[Stored data]
——

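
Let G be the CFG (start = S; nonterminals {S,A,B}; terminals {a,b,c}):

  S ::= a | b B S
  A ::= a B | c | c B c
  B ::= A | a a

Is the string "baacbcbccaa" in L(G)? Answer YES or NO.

CNF form of G:
  S -> T2 X5 | a
  A -> T0 B | T1 X3 | c
  B -> T0 B | T0 T0 | T1 X4 | c
  T0 -> a
  T1 -> c
  T2 -> b
  X3 -> B T1
  X4 -> B T1
  X5 -> B S

CYK table (by increasing span):
  T[0,0] 'b' = {T2}  orig:{}
  T[1,1] 'a' = {S,T0}  orig:{S}
  T[2,2] 'a' = {S,T0}  orig:{S}
  T[3,3] 'c' = {A,B,T1}  orig:{A,B}
  T[4,4] 'b' = {T2}  orig:{}
  T[5,5] 'c' = {A,B,T1}  orig:{A,B}
  T[6,6] 'b' = {T2}  orig:{}
  T[7,7] 'c' = {A,B,T1}  orig:{A,B}
  T[8,8] 'c' = {A,B,T1}  orig:{A,B}
  T[9,9] 'a' = {S,T0}  orig:{S}
  T[10,10] 'a' = {S,T0}  orig:{S}
  T[0,1] 'ba' = ∅
  T[1,2] 'aa' = {B}
  T[2,3] 'ac' = {A,B}
  T[3,4] 'cb' = ∅
  T[4,5] 'bc' = ∅
  T[5,6] 'cb' = ∅
  T[6,7] 'bc' = ∅
  T[7,8] 'cc' = {X3,X4}  orig:{}
  T[8,9] 'ca' = {X5}  orig:{}
  T[9,10] 'aa' = {B}
  T[0,2] 'baa' = ∅
  T[1,3] 'aac' = {A,B,X3,X4}  orig:{A,B}
  T[2,4] 'acb' = ∅
  T[3,5] 'cbc' = ∅
  T[4,6] 'bcb' = ∅
  T[5,7] 'cbc' = ∅
  T[6,8] 'bcc' = ∅
  T[7,9] 'cca' = ∅
  T[8,10] 'caa' = ∅
  T[0,3] 'baac' = ∅
  T[1,4] 'aacb' = ∅
  T[2,5] 'acbc' = ∅
  T[3,6] 'cbcb' = ∅
  T[4,7] 'bcbc' = ∅
  T[5,8] 'cbcc' = ∅
  T[6,9] 'bcca' = ∅
  T[7,10] 'ccaa' = ∅
  T[0,4] 'baacb' = ∅
  T[1,5] 'aacbc' = ∅
  T[2,6] 'acbcb' = ∅
  T[3,7] 'cbcbc' = ∅
  T[4,8] 'bcbcc' = ∅
  T[5,9] 'cbcca' = ∅
  T[6,10] 'bccaa' = ∅
  T[0,5] 'baacbc' = ∅
  T[1,6] 'aacbcb' = ∅
  T[2,7] 'acbcbc' = ∅
  T[3,8] 'cbcbcc' = ∅
  T[4,9] 'bcbcca' = ∅
  T[5,10] 'cbccaa' = ∅
  T[0,6] 'baacbcb' = ∅
  T[1,7] 'aacbcbc' = ∅
  T[2,8] 'acbcbcc' = ∅
  T[3,9] 'cbcbcca' = ∅
  T[4,10] 'bcbccaa' = ∅
  T[0,7] 'baacbcbc' = ∅
  T[1,8] 'aacbcbcc' = ∅
  T[2,9] 'acbcbcca' = ∅
  T[3,10] 'cbcbccaa' = ∅
  T[0,8] 'baacbcbcc' = ∅
  T[1,9] 'aacbcbcca' = ∅
  T[2,10] 'acbcbccaa' = ∅
  T[0,9] 'baacbcbcca' = ∅
  T[1,10] 'aacbcbccaa' = ∅
  T[0,10] 'baacbcbccaa' = ∅

S ∉ T[0,10] ⇒ NO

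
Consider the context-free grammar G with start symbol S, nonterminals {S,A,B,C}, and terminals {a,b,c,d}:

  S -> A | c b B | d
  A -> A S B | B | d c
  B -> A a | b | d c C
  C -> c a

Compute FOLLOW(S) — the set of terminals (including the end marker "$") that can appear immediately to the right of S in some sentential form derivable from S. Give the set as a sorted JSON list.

FIRST sets, iterate to fixpoint:
[1]
  A via A→d c: +{d}
  B via B→A a: +{d}
  B via B→b: +{b}
  C via C→c a: +{c}
  S via S→A: +{d}
  S via S→c b B: +{c}
  FIRST[S]={c,d}  FIRST[A]={d}  FIRST[B]={b,d}  FIRST[C]={c}
[2]
  A via A→B: +{b}
  S via S→A: +{b}
  FIRST[S]={b,c,d}  FIRST[A]={b,d}  FIRST[B]={b,d}  FIRST[C]={c}
[3] — fixpoint
  FIRST[S]={b,c,d}  FIRST[A]={b,d}  FIRST[B]={b,d}  FIRST[C]={c}

Compute FOLLOW by fixpoint:
FOLLOW(S) := {$}
[1]
  A→A S B: FOLLOW(A) ⊇ FIRST(S) = {b,c,d}; new: +{b,c,d}
  A→A S B: FOLLOW(S) ⊇ FIRST(B) = {b,d}; new: +{b,d}
  A→A S B: FOLLOW(B) ⊇ FOLLOW(A) ⊇ {b,c,d}; new: +{b,c,d}
  B→A a: FOLLOW(A) ⊇ FIRST(a) = {a}; new: +{a}
  B→d c C: FOLLOW(C) ⊇ FOLLOW(B) ⊇ {b,c,d}; new: +{b,c,d}
  S→A: FOLLOW(A) ⊇ FOLLOW(S) ⊇ {$,b,d}; new: +{$}
  S→c b B: FOLLOW(B) ⊇ FOLLOW(S) ⊇ {$,b,d}; new: +{$}
  FOLLOW(S)={$,b,d}  FOLLOW(A)={$,a,b,c,d}  FOLLOW(B)={$,b,c,d}  FOLLOW(C)={b,c,d}
[2]
  A→A S B: FOLLOW(B) ⊇ FOLLOW(A) ⊇ {$,a,b,c,d}; new: +{a}
  B→d c C: FOLLOW(C) ⊇ FOLLOW(B) ⊇ {$,a,b,c,d}; new: +{$,a}
  FOLLOW(S)={$,b,d}  FOLLOW(A)={$,a,b,c,d}  FOLLOW(B)={$,a,b,c,d}  FOLLOW(C)={$,a,b,c,d}
[3] (no change)
  FOLLOW(S)={$,b,d}  FOLLOW(A)={$,a,b,c,d}  FOLLOW(B)={$,a,b,c,d}  FOLLOW(C)={$,a,b,c,d}

FOLLOW(S) = ["$", "b", "d"]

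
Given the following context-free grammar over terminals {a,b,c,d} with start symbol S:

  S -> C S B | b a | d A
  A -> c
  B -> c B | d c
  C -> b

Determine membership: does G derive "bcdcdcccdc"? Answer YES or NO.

CNF form of G:
  S -> C X4 | T1 A | T2 T3
  A -> c
  B -> T0 B | T1 T0
  C -> b
  T0 -> c
  T1 -> d
  T2 -> b
  T3 -> a
  X4 -> S B

CYK table (by increasing span):
  [0..0]={C,T2}  "b"  orig:{C}
  [1..1]={A,T0}  "c"  orig:{A}
  [2..2]={T1}  "d"  orig:{}
  [3..3]={A,T0}  "c"  orig:{A}
  [4..4]={T1}  "d"  orig:{}
  [5..5]={A,T0}  "c"  orig:{A}
  [6..6]={A,T0}  "c"  orig:{A}
  [7..7]={A,T0}  "c"  orig:{A}
  [8..8]={T1}  "d"  orig:{}
  [9..9]={A,T0}  "c"  orig:{A}
  [0..1]=∅  "bc"
  [1..2]=∅  "cd"
  [2..3]={B,S}  "dc"
  [3..4]=∅  "cd"
  [4..5]={B,S}  "dc"
  [5..6]=∅  "cc"
  [6..7]=∅  "cc"
  [7..8]=∅  "cd"
  [8..9]={B,S}  "dc"
  [0..2]=∅  "bcd"
  [1..3]={B}  "cdc"
  [2..4]=∅  "dcd"
  [3..5]={B}  "cdc"
  [4..6]=∅  "dcc"
  [5..7]=∅  "ccc"
  [6..8]=∅  "ccd"
  [7..9]={B}  "cdc"
  [0..3]=∅  "bcdc"
  [1..4]=∅  "cdcd"
  [2..5]={X4}  "dcdc"  orig:{}
  [3..6]=∅  "cdcc"
  [4..7]=∅  "dccc"
  [5..8]=∅  "cccd"
  [6..9]={B}  "ccdc"
  [0..4]=∅  "bcdcd"
  [1..5]=∅  "cdcdc"
  [2..6]=∅  "dcdcc"
  [3..7]=∅  "cdccc"
  [4..8]=∅  "dcccd"
  [5..9]={B}  "cccdc"
  [0..5]=∅  "bcdcdc"
  [1..6]=∅  "cdcdcc"
  [2..7]=∅  "dcdccc"
  [3..8]=∅  "cdcccd"
  [4..9]={X4}  "dcccdc"  orig:{}
  [0..6]=∅  "bcdcdcc"
  [1..7]=∅  "cdcdccc"
  [2..8]=∅  "dcdcccd"
  [3..9]=∅  "cdcccdc"
  [0..7]=∅  "bcdcdccc"
  [1..8]=∅  "cdcdcccd"
  [2..9]=∅  "dcdcccdc"
  [0..8]=∅  "bcdcdcccd"
  [1..9]=∅  "cdcdcccdc"
  [0..9]=∅  "bcdcdcccdc"

S ∉ T[0,9] ⇒ NO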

——

**Work order**
Your task is to gather all lines from the entries above that hold the word "context".

**Written response**
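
Consider the context-free grammar G with start symbol S, nonterminals {S,A,B,C}, and terminals {a,b,c,d}:
Given the following context-free grammar over terminals {a,b,c,d} with start symbol S: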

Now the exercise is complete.